# Work instruction
As the lines appear below, please set them down exactly, starting at the first and finishing with the one containing "Answer: $-444 +".

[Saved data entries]

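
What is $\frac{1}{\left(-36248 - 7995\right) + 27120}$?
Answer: $- \frac{1}{17123} \approx -5.8401 \cdot 10^{-5}$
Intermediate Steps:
$\frac{1}{\left(-36248 - 7995\right) + 27120} = \frac{1}{-44243 + 27120} = \frac{1}{-17123} = - \frac{1}{17123}$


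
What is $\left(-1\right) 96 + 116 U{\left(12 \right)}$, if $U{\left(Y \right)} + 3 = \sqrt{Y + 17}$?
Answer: $-444 + 116 \sqrt{29} \approx 180.68$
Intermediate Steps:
$U{\left(Y \right)} = -3 + \sqrt{17 + Y}$ ($U{\left(Y \right)} = -3 + \sqrt{Y + 17} = -3 + \sqrt{17 + Y}$)
$\left(-1\right) 96 + 116 U{\left(12 \right)} = \left(-1\right) 96 + 116 \left(-3 + \sqrt{17 + 12}\right) = -96 + 116 \left(-3 + \sqrt{29}\right) = -96 - \left(348 - 116 \sqrt{29}\right) = -444 + 116 \sqrt{29}$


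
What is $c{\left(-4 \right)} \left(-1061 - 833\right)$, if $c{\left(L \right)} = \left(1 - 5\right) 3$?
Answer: $22728$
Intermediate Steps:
$c{\left(L \right)} = -12$ ($c{\left(L \right)} = \left(-4\right) 3 = -12$)
$c{\left(-4 \right)} \left(-1061 - 833\right) = - 12 \left(-1061 - 833\right) = \left(-12\right) \left(-1894\right) = 22728$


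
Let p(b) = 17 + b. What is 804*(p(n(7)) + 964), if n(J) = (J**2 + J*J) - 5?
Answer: 863496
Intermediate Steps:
n(J) = -5 + 2*J**2 (n(J) = (J**2 + J**2) - 5 = 2*J**2 - 5 = -5 + 2*J**2)
804*(p(n(7)) + 964) = 804*((17 + (-5 + 2*7**2)) + 964) = 804*((17 + (-5 + 2*49)) + 964) = 804*((17 + (-5 + 98)) + 964) = 804*((17 + 93) + 964) = 804*(110 + 964) = 804*1074 = 863496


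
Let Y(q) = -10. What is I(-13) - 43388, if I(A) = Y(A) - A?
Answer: -43385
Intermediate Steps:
I(A) = -10 - A
I(-13) - 43388 = (-10 - 1*(-13)) - 43388 = (-10 + 13) - 43388 = 3 - 43388 = -43385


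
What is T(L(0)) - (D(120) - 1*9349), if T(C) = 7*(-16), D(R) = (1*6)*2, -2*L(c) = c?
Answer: 9225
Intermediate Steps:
L(c) = -c/2
D(R) = 12 (D(R) = 6*2 = 12)
T(C) = -112
T(L(0)) - (D(120) - 1*9349) = -112 - (12 - 1*9349) = -112 - (12 - 9349) = -112 - 1*(-9337) = -112 + 9337 = 9225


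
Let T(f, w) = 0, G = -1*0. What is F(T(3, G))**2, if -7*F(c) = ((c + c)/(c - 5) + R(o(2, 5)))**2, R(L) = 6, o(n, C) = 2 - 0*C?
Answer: 1296/49 ≈ 26.449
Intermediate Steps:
G = 0
o(n, C) = 2 (o(n, C) = 2 - 1*0 = 2 + 0 = 2)
F(c) = -(6 + 2*c/(-5 + c))**2/7 (F(c) = -((c + c)/(c - 5) + 6)**2/7 = -((2*c)/(-5 + c) + 6)**2/7 = -(2*c/(-5 + c) + 6)**2/7 = -(6 + 2*c/(-5 + c))**2/7)
F(T(3, G))**2 = (-4*(-15 + 4*0)**2/(7*(-5 + 0)**2))**2 = (-4/7*(-15 + 0)**2/(-5)**2)**2 = (-4/7*(-15)**2*1/25)**2 = (-4/7*225*1/25)**2 = (-36/7)**2 = 1296/49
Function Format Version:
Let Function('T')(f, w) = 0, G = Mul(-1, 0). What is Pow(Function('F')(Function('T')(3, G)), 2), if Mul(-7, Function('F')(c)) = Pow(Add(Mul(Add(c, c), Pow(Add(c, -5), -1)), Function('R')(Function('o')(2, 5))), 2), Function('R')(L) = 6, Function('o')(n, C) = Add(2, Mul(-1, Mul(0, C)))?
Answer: Rational(1296, 49) ≈ 26.449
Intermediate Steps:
G = 0
Function('o')(n, C) = 2 (Function('o')(n, C) = Add(2, Mul(-1, 0)) = Add(2, 0) = 2)
Function('F')(c) = Mul(Rational(-1, 7), Pow(Add(6, Mul(2, c, Pow(Add(-5, c), -1))), 2)) (Function('F')(c) = Mul(Rational(-1, 7), Pow(Add(Mul(Add(c, c), Pow(Add(c, -5), -1)), 6), 2)) = Mul(Rational(-1, 7), Pow(Add(Mul(Mul(2, c), Pow(Add(-5, c), -1)), 6), 2)) = Mul(Rational(-1, 7), Pow(Add(Mul(2, c, Pow(Add(-5, c), -1)), 6), 2)) = Mul(Rational(-1, 7), Pow(Add(6, Mul(2, c, Pow(Add(-5, c), -1))), 2)))
Pow(Function('F')(Function('T')(3, G)), 2) = Pow(Mul(Rational(-4, 7), Pow(Add(-15, Mul(4, 0)), 2), Pow(Add(-5, 0), -2)), 2) = Pow(Mul(Rational(-4, 7), Pow(Add(-15, 0), 2), Pow(-5, -2)), 2) = Pow(Mul(Rational(-4, 7), Pow(-15, 2), Rational(1, 25)), 2) = Pow(Mul(Rational(-4, 7), 225, Rational(1, 25)), 2) = Pow(Rational(-36, 7), 2) = Rational(1296, 49)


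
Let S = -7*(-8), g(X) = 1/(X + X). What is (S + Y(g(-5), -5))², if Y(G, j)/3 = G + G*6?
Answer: 290521/100 ≈ 2905.2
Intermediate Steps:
g(X) = 1/(2*X)
Y(G, j) = 21*G (Y(G, j) = 3*(G + G*6) = 3*(G + 6*G) = 3*(7*G) = 21*G)
S = 56
(S + Y(g(-5), -5))² = (56 + 21*((½)/(-5)))² = (56 + 21*((½)*(-⅕)))² = (56 + 21*(-⅒))² = (56 - 21/10)² = (539/10)² = 290521/100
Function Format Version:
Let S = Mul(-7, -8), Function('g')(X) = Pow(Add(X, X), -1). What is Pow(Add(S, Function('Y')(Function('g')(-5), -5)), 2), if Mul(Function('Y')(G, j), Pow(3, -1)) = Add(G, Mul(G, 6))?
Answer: Rational(290521, 100) ≈ 2905.2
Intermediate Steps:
Function('g')(X) = Mul(Rational(1, 2), Pow(X, -1)) (Function('g')(X) = Pow(Mul(2, X), -1) = Mul(Rational(1, 2), Pow(X, -1)))
Function('Y')(G, j) = Mul(21, G) (Function('Y')(G, j) = Mul(3, Add(G, Mul(G, 6))) = Mul(3, Add(G, Mul(6, G))) = Mul(3, Mul(7, G)) = Mul(21, G))
S = 56
Pow(Add(S, Function('Y')(Function('g')(-5), -5)), 2) = Pow(Add(56, Mul(21, Mul(Rational(1, 2), Pow(-5, -1)))), 2) = Pow(Add(56, Mul(21, Mul(Rational(1, 2), Rational(-1, 5)))), 2) = Pow(Add(56, Mul(21, Rational(-1, 10))), 2) = Pow(Add(56, Rational(-21, 10)), 2) = Pow(Rational(539, 10), 2) = Rational(290521, 100)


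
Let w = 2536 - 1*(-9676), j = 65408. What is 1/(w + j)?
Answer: 1/77620 ≈ 1.2883e-5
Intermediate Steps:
w = 12212 (w = 2536 + 9676 = 12212)
1/(w + j) = 1/(12212 + 65408) = 1/77620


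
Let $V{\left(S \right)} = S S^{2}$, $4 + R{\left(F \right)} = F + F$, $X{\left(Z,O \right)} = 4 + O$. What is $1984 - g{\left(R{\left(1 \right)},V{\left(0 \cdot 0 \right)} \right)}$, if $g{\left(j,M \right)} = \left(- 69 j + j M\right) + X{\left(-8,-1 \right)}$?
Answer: $1843$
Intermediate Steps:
$R{\left(F \right)} = -4 + 2 F$ ($R{\left(F \right)} = -4 + \left(F + F\right) = -4 + 2 F$)
$V{\left(S \right)} = S^{3}$
$g{\left(j,M \right)} = 3 - 69 j + M j$ ($g{\left(j,M \right)} = \left(- 69 j + j M\right) + \left(4 - 1\right) = \left(- 69 j + M j\right) + 3 = 3 - 69 j + M j$)
$1984 - g{\left(R{\left(1 \right)},V{\left(0 \cdot 0 \right)} \right)} = 1984 - \left(3 - 69 \left(-4 + 2 \cdot 1\right) + \left(0 \cdot 0\right)^{3} \left(-4 + 2 \cdot 1\right)\right) = 1984 - \left(3 - 69 \left(-4 + 2\right) + 0^{3} \left(-4 + 2\right)\right) = 1984 - \left(3 - -138 + 0 \left(-2\right)\right) = 1984 - \left(3 + 138 + 0\right) = 1984 - 141 = 1843$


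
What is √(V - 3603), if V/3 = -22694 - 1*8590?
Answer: I*√97455 ≈ 312.18*I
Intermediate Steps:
V = -93852 (V = 3*(-22694 - 1*8590) = 3*(-22694 - 8590) = 3*(-31284) = -93852)
√(V - 3603) = √(-93852 - 3603) = √(-97455) = I*√97455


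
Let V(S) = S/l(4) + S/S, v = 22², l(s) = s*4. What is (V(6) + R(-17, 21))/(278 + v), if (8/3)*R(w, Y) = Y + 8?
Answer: 49/3048 ≈ 0.016076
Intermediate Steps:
l(s) = 4*s
v = 484
R(w, Y) = 3 + 3*Y/8 (R(w, Y) = 3*(Y + 8)/8 = 3*(8 + Y)/8 = 3 + 3*Y/8)
V(S) = 1 + S/16 (V(S) = S/((4*4)) + S/S = S/16 + 1 = 1 + S/16)
(V(6) + R(-17, 21))/(278 + v) = ((1 + (1/16)*6) + (3 + (3/8)*21))/(278 + 484) = ((1 + 3/8) + (3 + 63/8))/762 = (11/8 + 87/8)*(1/762) = (49/4)*(1/762) = 49/3048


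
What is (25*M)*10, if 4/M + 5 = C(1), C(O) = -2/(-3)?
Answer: -3000/13 ≈ -230.77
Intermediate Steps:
C(O) = 2/3 (C(O) = -2*(-1/3) = 2/3)
M = -12/13 (M = 4/(-5 + 2/3) = 4/(-13/3) = 4*(-3/13) = -12/13 ≈ -0.92308)
(25*M)*10 = (25*(-12/13))*10 = -300/13*10 = -3000/13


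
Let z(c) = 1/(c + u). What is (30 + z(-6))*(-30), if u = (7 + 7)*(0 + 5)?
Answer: -28815/32 ≈ -900.47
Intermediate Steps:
u = 70 (u = 14*5 = 70)
z(c) = 1/(70 + c) (z(c) = 1/(c + 70) = 1/(70 + c))
(30 + z(-6))*(-30) = (30 + 1/(70 - 6))*(-30) = (30 + 1/64)*(-30) = (1921/64)*(-30) = -28815/32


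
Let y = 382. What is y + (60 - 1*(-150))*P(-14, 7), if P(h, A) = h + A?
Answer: -1088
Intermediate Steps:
P(h, A) = A + h
y + (60 - 1*(-150))*P(-14, 7) = 382 + (60 - 1*(-150))*(7 - 14) = 382 + (60 + 150)*(-7) = 382 + 210*(-7) = 382 - 1470 = -1088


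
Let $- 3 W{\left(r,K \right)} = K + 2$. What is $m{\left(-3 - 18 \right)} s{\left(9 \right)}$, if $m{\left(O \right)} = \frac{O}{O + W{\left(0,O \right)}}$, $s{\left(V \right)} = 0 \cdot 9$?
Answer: $0$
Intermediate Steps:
$W{\left(r,K \right)} = - \frac{2}{3} - \frac{K}{3}$ ($W{\left(r,K \right)} = - \frac{K + 2}{3} = - \frac{2 + K}{3} = - \frac{2}{3} - \frac{K}{3}$)
$s{\left(V \right)} = 0$
$m{\left(O \right)} = \frac{O}{- \frac{2}{3} + \frac{2 O}{3}}$ ($m{\left(O \right)} = \frac{O}{O - \left(\frac{2}{3} + \frac{O}{3}\right)} = \frac{O}{- \frac{2}{3} + \frac{2 O}{3}}$)
$m{\left(-3 - 18 \right)} s{\left(9 \right)} = \frac{3 \left(-3 - 18\right)}{2 \left(-1 - 21\right)} 0 = \frac{3}{2} \left(-21\right) \frac{1}{-1 - 21} \cdot 0 = \frac{3}{2} \left(-21\right) \frac{1}{-22} \cdot 0 = \frac{3}{2} \left(-21\right) \left(- \frac{1}{22}\right) 0 = \frac{63}{44} \cdot 0 = 0$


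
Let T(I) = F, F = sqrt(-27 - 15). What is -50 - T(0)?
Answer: -50 - I*sqrt(42) ≈ -50.0 - 6.4807*I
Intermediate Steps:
F = I*sqrt(42) (F = sqrt(-42) = I*sqrt(42) ≈ 6.4807*I)
T(I) = I*sqrt(42)
-50 - T(0) = -50 - I*sqrt(42)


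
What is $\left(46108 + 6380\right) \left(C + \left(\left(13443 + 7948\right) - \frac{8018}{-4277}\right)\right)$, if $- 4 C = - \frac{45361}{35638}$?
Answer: $\frac{85577226997206717}{76211863} \approx 1.1229 \cdot 10^{9}$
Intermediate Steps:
$C = \frac{45361}{142552}$ ($C = - \frac{\left(-45361\right) \frac{1}{35638}}{4} = \left(- \frac{1}{4}\right) \left(- \frac{45361}{35638}\right) = \frac{45361}{142552} \approx 0.31821$)
$\left(46108 + 6380\right) \left(C + \left(\left(13443 + 7948\right) - \frac{8018}{-4277}\right)\right) = \left(46108 + 6380\right) \left(\frac{45361}{142552} + \left(\left(13443 + 7948\right) - \frac{8018}{-4277}\right)\right) = 52488 \left(\frac{45361}{142552} + \left(21391 - - \frac{8018}{4277}\right)\right) = 52488 \left(\frac{45361}{142552} + \left(21391 + \frac{8018}{4277}\right)\right) = 52488 \left(\frac{45361}{142552} + \frac{91497325}{4277}\right) = 52488 \cdot \frac{13043320682397}{609694904} = \frac{85577226997206717}{76211863}$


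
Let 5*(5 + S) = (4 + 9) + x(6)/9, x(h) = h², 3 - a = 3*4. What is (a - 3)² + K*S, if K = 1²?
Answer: 712/5 ≈ 142.40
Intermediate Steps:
a = -9 (a = 3 - 3*4 = 3 - 1*12 = 3 - 12 = -9)
K = 1
S = -8/5 (S = -5 + ((4 + 9) + 6²/9)/5 = -5 + (13 + 36*(⅑))/5 = -5 + (13 + 4)/5 = -5 + (⅕)*17 = -5 + 17/5 = -8/5 ≈ -1.6000)
(a - 3)² + K*S = (-9 - 3)² + 1*(-8/5) = (-12)² - 8/5 = 144 - 8/5 = 712/5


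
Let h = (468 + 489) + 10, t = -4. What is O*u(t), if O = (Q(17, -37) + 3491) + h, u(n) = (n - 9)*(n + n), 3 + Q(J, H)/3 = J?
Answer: 468000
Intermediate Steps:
Q(J, H) = -9 + 3*J
h = 967 (h = 957 + 10 = 967)
u(n) = 2*n*(-9 + n) (u(n) = (-9 + n)*(2*n) = 2*n*(-9 + n))
O = 4500 (O = ((-9 + 3*17) + 3491) + 967 = ((-9 + 51) + 3491) + 967 = (42 + 3491) + 967 = 3533 + 967 = 4500)
O*u(t) = 4500*(2*(-4)*(-9 - 4)) = 4500*(2*(-4)*(-13)) = 4500*104 = 468000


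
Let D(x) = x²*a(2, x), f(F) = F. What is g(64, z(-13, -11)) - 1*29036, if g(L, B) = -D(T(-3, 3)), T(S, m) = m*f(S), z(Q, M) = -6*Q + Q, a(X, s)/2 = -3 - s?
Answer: -30008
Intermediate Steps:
a(X, s) = -6 - 2*s (a(X, s) = 2*(-3 - s) = -6 - 2*s)
z(Q, M) = -5*Q
T(S, m) = S*m (T(S, m) = m*S = S*m)
D(x) = x²*(-6 - 2*x)
g(L, B) = -972 (g(L, B) = -2*(-3*3)²*(-3 - (-3)*3) = -2*(-9)²*(-3 - 1*(-9)) = -2*81*(-3 + 9) = -2*81*6 = -1*972 = -972)
g(64, z(-13, -11)) - 1*29036 = -972 - 1*29036 = -972 - 29036 = -30008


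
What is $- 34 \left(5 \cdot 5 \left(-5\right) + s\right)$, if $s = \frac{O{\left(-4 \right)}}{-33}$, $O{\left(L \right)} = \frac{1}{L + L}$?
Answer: $\frac{560983}{132} \approx 4249.9$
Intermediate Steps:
$O{\left(L \right)} = \frac{1}{2 L}$
$s = \frac{1}{264}$ ($s = \frac{\frac{1}{2} \frac{1}{-4}}{-33} = \frac{1}{2} \left(- \frac{1}{4}\right) \left(- \frac{1}{33}\right) = \left(- \frac{1}{8}\right) \left(- \frac{1}{33}\right) = \frac{1}{264} \approx 0.0037879$)
$- 34 \left(5 \cdot 5 \left(-5\right) + s\right) = - 34 \left(5 \cdot 5 \left(-5\right) + \frac{1}{264}\right) = - 34 \left(5 \left(-25\right) + \frac{1}{264}\right) = - 34 \left(-125 + \frac{1}{264}\right) = \left(-34\right) \left(- \frac{32999}{264}\right) = \frac{560983}{132}$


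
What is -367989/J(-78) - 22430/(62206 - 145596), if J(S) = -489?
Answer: 1023252366/1359257 ≈ 752.80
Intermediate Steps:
-367989/J(-78) - 22430/(62206 - 145596) = -367989/(-489) - 22430/(62206 - 145596) = -367989*(-1/489) - 22430/(-83390) = 122663/163 - 22430*(-1/83390) = 122663/163 + 2243/8339 = 1023252366/1359257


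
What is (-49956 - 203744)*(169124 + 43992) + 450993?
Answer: -54067078207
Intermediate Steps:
(-49956 - 203744)*(169124 + 43992) + 450993 = -253700*213116 + 450993 = -54067529200 + 450993 = -54067078207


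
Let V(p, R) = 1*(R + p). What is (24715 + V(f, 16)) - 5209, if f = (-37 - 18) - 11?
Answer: 19456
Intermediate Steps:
f = -66 (f = -55 - 11 = -66)
V(p, R) = R + p
(24715 + V(f, 16)) - 5209 = (24715 + (16 - 66)) - 5209 = (24715 - 50) - 5209 = 24665 - 5209 = 19456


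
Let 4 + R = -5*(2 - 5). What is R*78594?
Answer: 864534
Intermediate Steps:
R = 11 (R = -4 - 5*(2 - 5) = -4 - 5*(-3) = -4 + 15 = 11)
R*78594 = 11*78594 = 864534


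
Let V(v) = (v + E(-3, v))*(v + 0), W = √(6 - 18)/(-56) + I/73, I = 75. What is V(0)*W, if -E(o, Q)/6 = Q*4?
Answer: 0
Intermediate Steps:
E(o, Q) = -24*Q (E(o, Q) = -6*Q*4 = -24*Q)
W = 75/73 - I*√3/28 (W = √(6 - 18)/(-56) + 75/73 = √(-12)*(-1/56) + 75*(1/73) = (2*I*√3)*(-1/56) + 75/73 = -I*√3/28 + 75/73 = 75/73 - I*√3/28 ≈ 1.0274 - 0.061859*I)
V(v) = -23*v² (V(v) = (v - 24*v)*(v + 0) = (-23*v)*v = -23*v²)
V(0)*W = (-23*0²)*(75/73 - I*√3/28) = (-23*0)*(75/73 - I*√3/28) = 0*(75/73 - I*√3/28) = 0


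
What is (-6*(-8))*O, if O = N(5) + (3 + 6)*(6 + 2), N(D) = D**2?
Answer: 4656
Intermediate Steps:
O = 97 (O = 5**2 + (3 + 6)*(6 + 2) = 25 + 9*8 = 25 + 72 = 97)
(-6*(-8))*O = -6*(-8)*97 = 48*97 = 4656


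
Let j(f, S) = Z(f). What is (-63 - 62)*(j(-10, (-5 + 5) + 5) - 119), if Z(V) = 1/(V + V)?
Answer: 59525/4 ≈ 14881.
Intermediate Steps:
Z(V) = 1/(2*V)
j(f, S) = 1/(2*f)
(-63 - 62)*(j(-10, (-5 + 5) + 5) - 119) = (-63 - 62)*((½)/(-10) - 119) = -125*((½)*(-⅒) - 119) = -125*(-1/20 - 119) = -125*(-2381/20) = 59525/4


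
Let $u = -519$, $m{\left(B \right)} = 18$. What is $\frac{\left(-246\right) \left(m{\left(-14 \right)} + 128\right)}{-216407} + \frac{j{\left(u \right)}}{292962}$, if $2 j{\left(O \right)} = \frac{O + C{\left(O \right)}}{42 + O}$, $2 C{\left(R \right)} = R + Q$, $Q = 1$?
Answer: $\frac{5019089244907}{30241336133718} \approx 0.16597$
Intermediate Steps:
$C{\left(R \right)} = \frac{1}{2} + \frac{R}{2}$ ($C{\left(R \right)} = \frac{R + 1}{2} = \frac{1 + R}{2} = \frac{1}{2} + \frac{R}{2}$)
$j{\left(O \right)} = \frac{\frac{1}{2} + \frac{3 O}{2}}{2 \left(42 + O\right)}$ ($j{\left(O \right)} = \frac{\left(O + \left(\frac{1}{2} + \frac{O}{2}\right)\right) \frac{1}{42 + O}}{2} = \frac{\left(\frac{1}{2} + \frac{3 O}{2}\right) \frac{1}{42 + O}}{2} = \frac{\frac{1}{42 + O} \left(\frac{1}{2} + \frac{3 O}{2}\right)}{2} = \frac{\frac{1}{2} + \frac{3 O}{2}}{2 \left(42 + O\right)}$)
$\frac{\left(-246\right) \left(m{\left(-14 \right)} + 128\right)}{-216407} + \frac{j{\left(u \right)}}{292962} = \frac{\left(-246\right) \left(18 + 128\right)}{-216407} + \frac{\frac{1}{4} \frac{1}{42 - 519} \left(1 + 3 \left(-519\right)\right)}{292962} = \left(-246\right) 146 \left(- \frac{1}{216407}\right) + \frac{1 - 1557}{4 \left(-477\right)} \frac{1}{292962} = \left(-35916\right) \left(- \frac{1}{216407}\right) + \frac{1}{4} \left(- \frac{1}{477}\right) \left(-1556\right) \frac{1}{292962} = \frac{35916}{216407} + \frac{389}{477} \cdot \frac{1}{292962} = \frac{35916}{216407} + \frac{389}{139742874} = \frac{5019089244907}{30241336133718}$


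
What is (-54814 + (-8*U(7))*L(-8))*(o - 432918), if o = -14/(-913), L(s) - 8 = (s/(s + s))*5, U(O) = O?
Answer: 21897868756240/913 ≈ 2.3985e+10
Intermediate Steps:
L(s) = 21/2 (L(s) = 8 + (s/(s + s))*5 = 8 + (s/((2*s)))*5 = 8 + ((1/(2*s))*s)*5 = 8 + (1/2)*5 = 8 + 5/2 = 21/2)
o = 14/913 (o = -14*(-1/913) = 14/913 ≈ 0.015334)
(-54814 + (-8*U(7))*L(-8))*(o - 432918) = (-54814 - 8*7*(21/2))*(14/913 - 432918) = (-54814 - 56*21/2)*(-395254120/913) = (-54814 - 588)*(-395254120/913) = -55402*(-395254120/913) = 21897868756240/913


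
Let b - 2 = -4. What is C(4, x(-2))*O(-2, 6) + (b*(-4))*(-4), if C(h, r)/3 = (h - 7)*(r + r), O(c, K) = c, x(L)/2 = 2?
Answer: 112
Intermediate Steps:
b = -2 (b = 2 - 4 = -2)
x(L) = 4 (x(L) = 2*2 = 4)
C(h, r) = 6*r*(-7 + h) (C(h, r) = 3*((h - 7)*(r + r)) = 3*((-7 + h)*(2*r)) = 3*(2*r*(-7 + h)) = 6*r*(-7 + h))
C(4, x(-2))*O(-2, 6) + (b*(-4))*(-4) = (6*4*(-7 + 4))*(-2) - 2*(-4)*(-4) = (6*4*(-3))*(-2) + 8*(-4) = -72*(-2) - 32 = 144 - 32 = 112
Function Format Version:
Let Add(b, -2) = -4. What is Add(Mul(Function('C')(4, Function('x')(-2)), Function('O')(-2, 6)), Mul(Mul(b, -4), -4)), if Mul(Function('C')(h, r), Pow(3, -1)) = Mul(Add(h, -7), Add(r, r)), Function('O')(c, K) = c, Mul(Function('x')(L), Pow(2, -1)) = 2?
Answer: 112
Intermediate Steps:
b = -2 (b = Add(2, -4) = -2)
Function('x')(L) = 4 (Function('x')(L) = Mul(2, 2) = 4)
Function('C')(h, r) = Mul(6, r, Add(-7, h)) (Function('C')(h, r) = Mul(3, Mul(Add(h, -7), Add(r, r))) = Mul(3, Mul(Add(-7, h), Mul(2, r))) = Mul(3, Mul(2, r, Add(-7, h))) = Mul(6, r, Add(-7, h)))
Add(Mul(Function('C')(4, Function('x')(-2)), Function('O')(-2, 6)), Mul(Mul(b, -4), -4)) = Add(Mul(Mul(6, 4, Add(-7, 4)), -2), Mul(Mul(-2, -4), -4)) = Add(Mul(Mul(6, 4, -3), -2), Mul(8, -4)) = Add(Mul(-72, -2), -32) = Add(144, -32) = 112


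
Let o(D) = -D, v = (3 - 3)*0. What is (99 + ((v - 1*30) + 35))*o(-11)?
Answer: 1144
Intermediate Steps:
v = 0 (v = 0*0 = 0)
(99 + ((v - 1*30) + 35))*o(-11) = (99 + ((0 - 1*30) + 35))*(-1*(-11)) = (99 + ((0 - 30) + 35))*11 = (99 + (-30 + 35))*11 = (99 + 5)*11 = 104*11 = 1144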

# Exercise result
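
What is $\frac{1}{\left(-36248 - 7995\right) + 27120}$?
Answer: $- \frac{1}{17123} \approx -5.8401 \cdot 10^{-5}$
Intermediate Steps:
$\frac{1}{\left(-36248 - 7995\right) + 27120} = \frac{1}{-44243 + 27120} = \frac{1}{-17123} = - \frac{1}{17123}$


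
What is $\left(-1\right) 96 + 116 U{\left(12 \right)}$, if $U{\left(Y \right)} + 3 = \sqrt{Y + 17}$?
Answer: $-444 + 116 \sqrt{29} \approx 180.68$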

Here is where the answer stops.